= Beginning of Section =
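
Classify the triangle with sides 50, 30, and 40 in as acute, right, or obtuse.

Compare the square of the longest side to the sum of squares of the other two: 30² + 40² = 2500 = 50².

right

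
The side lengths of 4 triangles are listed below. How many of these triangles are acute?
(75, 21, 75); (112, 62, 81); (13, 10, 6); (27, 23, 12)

(75,21,75): 21²+75² = 6066 > 5625 = 75² → acute
(112,62,81): 62²+81² = 10405 < 12544 = 112² → obtuse
(13,10,6): 6²+10² = 136 < 169 = 13² → obtuse
(27,23,12): 12²+23² = 673 < 729 = 27² → obtuse
1 of the 4 is acute.

1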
= End of Section =
#### EXERCISE GOAL:
Copy each entry above exactly, leaving nothing out.

#### SOLUTION BELOW:
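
Classify the triangle with sides 50, 30, and 40 in as acute, right, or obtuse.

Compare the square of the longest side to the sum of squares of the other two: 30² + 40² = 2500 = 50².

right

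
The side lengths of 4 triangles are listed below. How many of these triangles are acute?
(75, 21, 75); (112, 62, 81); (13, 10, 6); (27, 23, 12)

(75,21,75): 21²+75² = 6066 > 5625 = 75² → acute
(112,62,81): 62²+81² = 10405 < 12544 = 112² → obtuse
(13,10,6): 6²+10² = 136 < 169 = 13² → obtuse
(27,23,12): 12²+23² = 673 < 729 = 27² → obtuse
1 of the 4 is acute.

1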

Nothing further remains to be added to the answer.